Exercise ->
Print exactly the lines below between the line holding "A Low-E coated" and the line holding "1.66654. What is its Abbe number?", inclusive, and nothing more.

Entries shown ->
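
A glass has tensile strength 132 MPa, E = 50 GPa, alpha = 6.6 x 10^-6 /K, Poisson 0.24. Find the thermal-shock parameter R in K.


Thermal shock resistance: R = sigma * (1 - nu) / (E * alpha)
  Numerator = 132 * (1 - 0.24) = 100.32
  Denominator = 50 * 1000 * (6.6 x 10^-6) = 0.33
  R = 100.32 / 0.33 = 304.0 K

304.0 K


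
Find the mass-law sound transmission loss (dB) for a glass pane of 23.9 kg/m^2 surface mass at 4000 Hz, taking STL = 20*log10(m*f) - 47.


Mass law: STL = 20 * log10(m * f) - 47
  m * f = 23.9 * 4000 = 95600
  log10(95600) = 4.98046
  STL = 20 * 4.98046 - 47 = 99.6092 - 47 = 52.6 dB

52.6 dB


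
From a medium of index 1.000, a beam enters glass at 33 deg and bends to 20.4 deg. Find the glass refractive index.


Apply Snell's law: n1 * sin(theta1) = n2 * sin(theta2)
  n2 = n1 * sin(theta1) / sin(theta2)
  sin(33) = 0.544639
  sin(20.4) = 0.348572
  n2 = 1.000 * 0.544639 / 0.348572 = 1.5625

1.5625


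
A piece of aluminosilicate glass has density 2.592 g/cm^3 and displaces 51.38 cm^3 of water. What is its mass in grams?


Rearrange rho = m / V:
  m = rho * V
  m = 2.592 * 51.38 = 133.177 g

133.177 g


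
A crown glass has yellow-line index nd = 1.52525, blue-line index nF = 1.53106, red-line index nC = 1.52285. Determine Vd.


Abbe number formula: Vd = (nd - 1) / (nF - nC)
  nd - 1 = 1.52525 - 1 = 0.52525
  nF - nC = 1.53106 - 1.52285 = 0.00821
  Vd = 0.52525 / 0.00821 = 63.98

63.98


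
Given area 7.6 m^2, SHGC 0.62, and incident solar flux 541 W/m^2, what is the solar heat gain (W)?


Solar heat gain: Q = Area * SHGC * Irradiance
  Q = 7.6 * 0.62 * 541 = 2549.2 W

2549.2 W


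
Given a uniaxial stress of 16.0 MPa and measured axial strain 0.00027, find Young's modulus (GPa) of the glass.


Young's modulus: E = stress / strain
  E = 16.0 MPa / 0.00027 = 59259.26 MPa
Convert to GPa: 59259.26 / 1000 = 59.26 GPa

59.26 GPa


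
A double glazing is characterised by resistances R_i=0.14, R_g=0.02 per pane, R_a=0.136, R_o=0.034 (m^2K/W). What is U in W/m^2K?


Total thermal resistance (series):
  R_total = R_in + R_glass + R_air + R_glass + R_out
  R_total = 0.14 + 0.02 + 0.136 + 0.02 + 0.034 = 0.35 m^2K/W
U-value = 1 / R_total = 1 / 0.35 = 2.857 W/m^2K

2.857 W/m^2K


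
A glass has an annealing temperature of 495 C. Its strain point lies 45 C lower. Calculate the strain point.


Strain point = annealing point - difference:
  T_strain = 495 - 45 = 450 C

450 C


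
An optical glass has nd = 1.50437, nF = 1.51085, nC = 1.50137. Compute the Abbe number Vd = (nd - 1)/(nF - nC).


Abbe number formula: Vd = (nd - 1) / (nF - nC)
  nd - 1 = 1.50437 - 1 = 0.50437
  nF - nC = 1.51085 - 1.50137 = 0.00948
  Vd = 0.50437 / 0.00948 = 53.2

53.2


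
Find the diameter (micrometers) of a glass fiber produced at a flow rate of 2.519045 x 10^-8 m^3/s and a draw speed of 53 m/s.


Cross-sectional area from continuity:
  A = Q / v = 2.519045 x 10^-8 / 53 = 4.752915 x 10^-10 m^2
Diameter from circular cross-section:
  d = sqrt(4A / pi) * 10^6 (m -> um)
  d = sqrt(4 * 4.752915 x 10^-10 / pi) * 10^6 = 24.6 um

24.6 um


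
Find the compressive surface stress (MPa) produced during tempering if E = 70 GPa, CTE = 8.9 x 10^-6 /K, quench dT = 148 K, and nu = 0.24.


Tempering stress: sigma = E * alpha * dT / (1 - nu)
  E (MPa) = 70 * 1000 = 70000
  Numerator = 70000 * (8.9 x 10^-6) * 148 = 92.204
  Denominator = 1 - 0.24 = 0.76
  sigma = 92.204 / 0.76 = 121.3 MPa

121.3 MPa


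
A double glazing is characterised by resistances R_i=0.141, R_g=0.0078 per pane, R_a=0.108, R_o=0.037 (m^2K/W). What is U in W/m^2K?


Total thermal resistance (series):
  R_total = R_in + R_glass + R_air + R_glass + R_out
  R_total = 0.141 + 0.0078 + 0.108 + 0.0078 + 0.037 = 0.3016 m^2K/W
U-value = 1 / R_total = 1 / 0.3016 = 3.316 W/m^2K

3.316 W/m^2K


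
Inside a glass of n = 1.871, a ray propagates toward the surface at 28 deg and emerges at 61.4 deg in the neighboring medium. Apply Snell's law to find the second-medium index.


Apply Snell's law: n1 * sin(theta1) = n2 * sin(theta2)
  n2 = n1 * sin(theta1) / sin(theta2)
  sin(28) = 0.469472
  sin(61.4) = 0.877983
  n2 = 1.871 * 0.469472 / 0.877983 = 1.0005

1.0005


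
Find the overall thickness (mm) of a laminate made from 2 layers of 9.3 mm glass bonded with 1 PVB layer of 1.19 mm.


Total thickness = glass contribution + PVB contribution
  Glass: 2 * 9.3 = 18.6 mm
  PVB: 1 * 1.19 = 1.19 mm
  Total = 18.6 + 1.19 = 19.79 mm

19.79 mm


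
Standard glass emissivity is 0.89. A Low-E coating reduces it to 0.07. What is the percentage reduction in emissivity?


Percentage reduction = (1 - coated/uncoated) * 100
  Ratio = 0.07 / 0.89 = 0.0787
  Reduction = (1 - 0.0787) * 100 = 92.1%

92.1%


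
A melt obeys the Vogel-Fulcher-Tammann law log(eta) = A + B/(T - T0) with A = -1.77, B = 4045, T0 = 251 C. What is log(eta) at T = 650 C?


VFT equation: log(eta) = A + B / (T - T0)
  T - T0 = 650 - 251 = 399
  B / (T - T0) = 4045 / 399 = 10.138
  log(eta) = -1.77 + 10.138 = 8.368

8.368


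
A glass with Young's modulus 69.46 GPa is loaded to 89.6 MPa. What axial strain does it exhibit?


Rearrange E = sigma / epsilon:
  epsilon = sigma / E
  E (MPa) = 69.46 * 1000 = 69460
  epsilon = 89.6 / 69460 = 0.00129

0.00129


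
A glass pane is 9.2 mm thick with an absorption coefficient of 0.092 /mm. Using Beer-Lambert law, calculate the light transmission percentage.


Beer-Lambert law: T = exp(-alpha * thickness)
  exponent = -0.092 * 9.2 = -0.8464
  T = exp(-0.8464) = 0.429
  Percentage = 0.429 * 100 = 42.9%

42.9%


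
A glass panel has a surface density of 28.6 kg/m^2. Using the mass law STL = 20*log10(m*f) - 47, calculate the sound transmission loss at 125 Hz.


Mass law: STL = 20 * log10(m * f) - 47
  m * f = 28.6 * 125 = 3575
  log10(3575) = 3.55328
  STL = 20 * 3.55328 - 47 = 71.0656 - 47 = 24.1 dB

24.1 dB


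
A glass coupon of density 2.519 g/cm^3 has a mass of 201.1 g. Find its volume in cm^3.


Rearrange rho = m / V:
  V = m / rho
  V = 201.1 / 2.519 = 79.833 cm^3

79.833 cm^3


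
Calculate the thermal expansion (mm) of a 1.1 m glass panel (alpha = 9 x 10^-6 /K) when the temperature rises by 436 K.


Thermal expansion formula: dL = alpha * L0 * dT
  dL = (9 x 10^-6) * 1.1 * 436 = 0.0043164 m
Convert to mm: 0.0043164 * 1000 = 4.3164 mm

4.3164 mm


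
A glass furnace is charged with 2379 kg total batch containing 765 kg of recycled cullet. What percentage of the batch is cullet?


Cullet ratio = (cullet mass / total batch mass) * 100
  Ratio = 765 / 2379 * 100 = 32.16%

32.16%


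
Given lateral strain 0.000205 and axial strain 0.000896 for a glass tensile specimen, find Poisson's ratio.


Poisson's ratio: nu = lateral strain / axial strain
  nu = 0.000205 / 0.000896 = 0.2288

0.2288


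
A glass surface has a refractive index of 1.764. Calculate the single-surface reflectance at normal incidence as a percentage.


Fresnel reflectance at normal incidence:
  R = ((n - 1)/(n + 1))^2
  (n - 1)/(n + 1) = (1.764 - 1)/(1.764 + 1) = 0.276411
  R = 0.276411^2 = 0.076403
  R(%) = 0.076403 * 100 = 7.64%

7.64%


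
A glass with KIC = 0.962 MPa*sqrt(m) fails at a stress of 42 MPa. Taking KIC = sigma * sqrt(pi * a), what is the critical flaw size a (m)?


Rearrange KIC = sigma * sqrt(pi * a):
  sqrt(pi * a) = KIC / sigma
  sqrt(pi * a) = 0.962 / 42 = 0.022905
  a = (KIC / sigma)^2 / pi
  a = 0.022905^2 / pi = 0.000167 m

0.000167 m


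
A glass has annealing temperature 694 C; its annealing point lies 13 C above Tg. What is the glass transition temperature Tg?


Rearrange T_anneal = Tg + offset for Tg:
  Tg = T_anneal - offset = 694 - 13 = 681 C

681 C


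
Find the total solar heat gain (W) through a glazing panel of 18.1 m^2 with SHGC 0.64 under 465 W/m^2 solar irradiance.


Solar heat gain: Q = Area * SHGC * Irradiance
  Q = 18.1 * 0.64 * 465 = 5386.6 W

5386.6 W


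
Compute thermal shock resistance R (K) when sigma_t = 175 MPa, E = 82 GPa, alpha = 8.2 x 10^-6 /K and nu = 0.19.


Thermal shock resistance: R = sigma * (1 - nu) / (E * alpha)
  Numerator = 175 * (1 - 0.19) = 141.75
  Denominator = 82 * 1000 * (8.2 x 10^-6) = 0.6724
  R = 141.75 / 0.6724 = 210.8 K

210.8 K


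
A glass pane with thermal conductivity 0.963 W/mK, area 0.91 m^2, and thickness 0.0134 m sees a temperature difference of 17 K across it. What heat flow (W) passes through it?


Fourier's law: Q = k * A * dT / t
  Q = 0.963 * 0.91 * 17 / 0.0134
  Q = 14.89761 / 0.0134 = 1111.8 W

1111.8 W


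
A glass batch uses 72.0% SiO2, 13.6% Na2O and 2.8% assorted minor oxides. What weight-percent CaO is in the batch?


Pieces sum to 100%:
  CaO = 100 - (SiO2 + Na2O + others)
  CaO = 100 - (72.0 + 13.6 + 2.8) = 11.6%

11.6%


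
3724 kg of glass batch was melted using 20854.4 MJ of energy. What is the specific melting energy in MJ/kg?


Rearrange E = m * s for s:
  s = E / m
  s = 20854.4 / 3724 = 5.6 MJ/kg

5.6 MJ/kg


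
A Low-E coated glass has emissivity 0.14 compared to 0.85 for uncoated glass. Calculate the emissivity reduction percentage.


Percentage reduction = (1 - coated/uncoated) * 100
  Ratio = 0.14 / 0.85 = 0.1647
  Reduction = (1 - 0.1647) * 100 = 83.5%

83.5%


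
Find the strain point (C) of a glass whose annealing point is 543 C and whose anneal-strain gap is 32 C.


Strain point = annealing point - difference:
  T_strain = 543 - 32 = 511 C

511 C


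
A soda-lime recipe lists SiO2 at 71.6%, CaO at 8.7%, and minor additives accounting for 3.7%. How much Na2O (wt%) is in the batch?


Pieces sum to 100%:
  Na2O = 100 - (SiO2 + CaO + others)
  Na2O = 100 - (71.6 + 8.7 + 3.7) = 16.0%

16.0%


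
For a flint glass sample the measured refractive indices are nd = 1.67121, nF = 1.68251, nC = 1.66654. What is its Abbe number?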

--

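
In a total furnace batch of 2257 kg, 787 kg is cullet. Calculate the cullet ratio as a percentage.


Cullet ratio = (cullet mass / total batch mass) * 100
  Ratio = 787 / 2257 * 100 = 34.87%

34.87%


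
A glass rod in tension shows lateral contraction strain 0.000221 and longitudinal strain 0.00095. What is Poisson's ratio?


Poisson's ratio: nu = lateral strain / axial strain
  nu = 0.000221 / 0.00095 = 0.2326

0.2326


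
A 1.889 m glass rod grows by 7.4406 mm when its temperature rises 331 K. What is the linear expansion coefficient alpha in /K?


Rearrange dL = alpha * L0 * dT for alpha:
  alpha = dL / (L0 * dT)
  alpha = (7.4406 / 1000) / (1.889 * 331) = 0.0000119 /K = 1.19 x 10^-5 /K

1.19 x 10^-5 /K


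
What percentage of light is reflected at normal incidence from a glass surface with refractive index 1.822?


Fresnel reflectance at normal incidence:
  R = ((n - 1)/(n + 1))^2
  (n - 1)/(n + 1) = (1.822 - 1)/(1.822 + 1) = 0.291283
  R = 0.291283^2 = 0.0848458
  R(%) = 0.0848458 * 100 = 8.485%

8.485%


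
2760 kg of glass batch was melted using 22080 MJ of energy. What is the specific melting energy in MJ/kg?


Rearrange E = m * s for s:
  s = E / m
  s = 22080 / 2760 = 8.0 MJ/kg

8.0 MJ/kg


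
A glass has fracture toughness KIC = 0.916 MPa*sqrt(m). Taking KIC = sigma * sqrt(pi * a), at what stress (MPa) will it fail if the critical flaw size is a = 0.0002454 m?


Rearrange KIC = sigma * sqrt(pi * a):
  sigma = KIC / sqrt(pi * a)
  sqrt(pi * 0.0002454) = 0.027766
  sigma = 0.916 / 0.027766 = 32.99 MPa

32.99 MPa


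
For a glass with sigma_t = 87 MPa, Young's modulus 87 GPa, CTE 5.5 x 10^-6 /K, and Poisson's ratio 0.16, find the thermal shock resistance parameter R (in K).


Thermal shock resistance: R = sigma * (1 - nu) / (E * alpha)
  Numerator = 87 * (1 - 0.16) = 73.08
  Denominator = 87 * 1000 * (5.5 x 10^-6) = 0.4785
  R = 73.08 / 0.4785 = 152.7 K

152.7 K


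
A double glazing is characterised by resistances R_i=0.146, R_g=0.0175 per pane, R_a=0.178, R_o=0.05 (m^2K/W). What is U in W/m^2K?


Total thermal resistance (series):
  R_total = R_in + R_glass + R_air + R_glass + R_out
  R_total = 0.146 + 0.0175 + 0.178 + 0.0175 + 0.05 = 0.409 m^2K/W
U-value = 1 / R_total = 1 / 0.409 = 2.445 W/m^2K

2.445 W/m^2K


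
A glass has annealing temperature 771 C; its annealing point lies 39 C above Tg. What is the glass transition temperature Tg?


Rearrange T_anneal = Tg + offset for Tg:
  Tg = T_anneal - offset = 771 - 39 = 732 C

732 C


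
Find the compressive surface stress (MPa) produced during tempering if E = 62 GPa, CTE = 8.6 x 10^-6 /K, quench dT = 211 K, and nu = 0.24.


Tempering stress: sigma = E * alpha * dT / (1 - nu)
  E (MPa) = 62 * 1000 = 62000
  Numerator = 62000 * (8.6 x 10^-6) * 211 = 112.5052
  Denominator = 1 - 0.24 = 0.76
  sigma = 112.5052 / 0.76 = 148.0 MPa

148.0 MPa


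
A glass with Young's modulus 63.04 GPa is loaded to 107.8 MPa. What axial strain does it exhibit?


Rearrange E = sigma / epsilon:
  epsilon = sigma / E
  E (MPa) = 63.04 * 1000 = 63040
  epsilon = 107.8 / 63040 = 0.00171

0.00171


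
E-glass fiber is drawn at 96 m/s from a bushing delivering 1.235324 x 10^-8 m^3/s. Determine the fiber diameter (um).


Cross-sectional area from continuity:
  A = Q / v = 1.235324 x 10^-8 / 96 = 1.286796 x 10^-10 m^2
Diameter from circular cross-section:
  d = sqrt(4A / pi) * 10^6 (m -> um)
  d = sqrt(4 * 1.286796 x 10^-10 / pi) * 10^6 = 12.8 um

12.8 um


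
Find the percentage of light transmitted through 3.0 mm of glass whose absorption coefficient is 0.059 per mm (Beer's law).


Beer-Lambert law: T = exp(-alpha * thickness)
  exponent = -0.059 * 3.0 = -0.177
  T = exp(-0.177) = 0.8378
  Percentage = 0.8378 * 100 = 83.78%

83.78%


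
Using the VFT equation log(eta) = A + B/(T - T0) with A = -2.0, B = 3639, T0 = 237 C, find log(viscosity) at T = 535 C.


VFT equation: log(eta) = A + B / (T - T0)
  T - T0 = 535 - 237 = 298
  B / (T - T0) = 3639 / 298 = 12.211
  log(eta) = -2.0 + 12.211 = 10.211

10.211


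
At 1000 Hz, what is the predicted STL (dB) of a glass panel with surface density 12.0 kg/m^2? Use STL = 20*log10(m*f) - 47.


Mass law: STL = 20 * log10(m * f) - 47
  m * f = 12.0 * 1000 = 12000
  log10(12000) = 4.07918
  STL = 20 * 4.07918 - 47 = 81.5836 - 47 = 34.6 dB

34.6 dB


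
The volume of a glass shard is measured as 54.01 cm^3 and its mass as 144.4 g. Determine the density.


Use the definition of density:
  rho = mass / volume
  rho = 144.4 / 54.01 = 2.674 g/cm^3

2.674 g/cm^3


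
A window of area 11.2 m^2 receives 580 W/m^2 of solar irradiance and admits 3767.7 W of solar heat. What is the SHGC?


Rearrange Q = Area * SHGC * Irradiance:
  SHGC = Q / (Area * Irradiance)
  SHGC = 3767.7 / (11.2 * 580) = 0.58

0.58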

--

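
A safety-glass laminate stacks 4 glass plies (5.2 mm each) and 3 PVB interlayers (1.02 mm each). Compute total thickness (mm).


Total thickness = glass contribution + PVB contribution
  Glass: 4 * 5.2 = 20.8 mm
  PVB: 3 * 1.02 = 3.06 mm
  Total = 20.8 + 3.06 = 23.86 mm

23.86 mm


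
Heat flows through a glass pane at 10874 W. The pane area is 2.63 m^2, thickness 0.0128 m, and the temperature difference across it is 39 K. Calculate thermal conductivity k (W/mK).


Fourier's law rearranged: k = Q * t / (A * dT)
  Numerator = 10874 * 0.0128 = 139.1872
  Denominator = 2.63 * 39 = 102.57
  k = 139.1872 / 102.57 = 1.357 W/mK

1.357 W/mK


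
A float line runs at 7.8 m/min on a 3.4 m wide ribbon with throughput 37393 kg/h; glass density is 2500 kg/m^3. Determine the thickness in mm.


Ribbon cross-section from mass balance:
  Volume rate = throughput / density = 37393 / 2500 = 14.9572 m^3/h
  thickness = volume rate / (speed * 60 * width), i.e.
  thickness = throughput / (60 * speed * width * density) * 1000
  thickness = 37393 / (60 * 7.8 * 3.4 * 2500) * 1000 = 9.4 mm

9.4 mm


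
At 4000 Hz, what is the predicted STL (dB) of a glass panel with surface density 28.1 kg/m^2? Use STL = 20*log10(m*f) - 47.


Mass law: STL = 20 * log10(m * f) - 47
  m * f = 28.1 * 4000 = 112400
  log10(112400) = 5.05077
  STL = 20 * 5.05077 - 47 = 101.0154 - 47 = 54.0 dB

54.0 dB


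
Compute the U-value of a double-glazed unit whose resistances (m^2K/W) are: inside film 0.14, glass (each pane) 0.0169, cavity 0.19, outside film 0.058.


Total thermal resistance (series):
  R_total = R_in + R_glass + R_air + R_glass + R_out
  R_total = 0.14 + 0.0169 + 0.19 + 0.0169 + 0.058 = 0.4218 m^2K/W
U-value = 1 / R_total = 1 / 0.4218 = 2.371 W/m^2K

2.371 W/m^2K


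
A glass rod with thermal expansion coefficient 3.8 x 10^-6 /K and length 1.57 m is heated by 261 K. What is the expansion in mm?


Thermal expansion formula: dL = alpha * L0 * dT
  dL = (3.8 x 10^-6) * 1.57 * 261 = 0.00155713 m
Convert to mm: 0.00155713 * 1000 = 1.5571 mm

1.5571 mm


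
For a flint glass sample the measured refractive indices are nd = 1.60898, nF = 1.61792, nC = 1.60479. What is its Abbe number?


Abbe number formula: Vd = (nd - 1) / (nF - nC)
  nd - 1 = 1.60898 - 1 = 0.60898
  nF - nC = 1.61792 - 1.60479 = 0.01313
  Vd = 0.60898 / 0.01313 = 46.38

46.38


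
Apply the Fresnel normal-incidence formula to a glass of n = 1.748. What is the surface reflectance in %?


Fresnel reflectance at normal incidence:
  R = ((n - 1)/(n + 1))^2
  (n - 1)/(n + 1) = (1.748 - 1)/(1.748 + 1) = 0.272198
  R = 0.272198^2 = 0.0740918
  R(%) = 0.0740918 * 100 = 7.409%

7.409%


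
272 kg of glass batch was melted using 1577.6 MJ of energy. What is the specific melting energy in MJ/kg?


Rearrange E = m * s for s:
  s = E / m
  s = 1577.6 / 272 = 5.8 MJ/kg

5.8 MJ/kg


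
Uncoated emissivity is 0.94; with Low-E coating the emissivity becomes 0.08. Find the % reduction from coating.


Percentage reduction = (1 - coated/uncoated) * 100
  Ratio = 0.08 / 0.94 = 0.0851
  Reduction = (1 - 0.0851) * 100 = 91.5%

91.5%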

The answer ->
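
A Low-E coated glass has emissivity 0.14 compared to 0.85 for uncoated glass. Calculate the emissivity reduction percentage.


Percentage reduction = (1 - coated/uncoated) * 100
  Ratio = 0.14 / 0.85 = 0.1647
  Reduction = (1 - 0.1647) * 100 = 83.5%

83.5%


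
Find the strain point (C) of a glass whose annealing point is 543 C and whose anneal-strain gap is 32 C.


Strain point = annealing point - difference:
  T_strain = 543 - 32 = 511 C

511 C


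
A soda-lime recipe lists SiO2 at 71.6%, CaO at 8.7%, and minor additives accounting for 3.7%. How much Na2O (wt%) is in the batch?


Pieces sum to 100%:
  Na2O = 100 - (SiO2 + CaO + others)
  Na2O = 100 - (71.6 + 8.7 + 3.7) = 16.0%

16.0%


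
For a flint glass sample the measured refractive indices are nd = 1.67121, nF = 1.68251, nC = 1.66654. What is its Abbe number?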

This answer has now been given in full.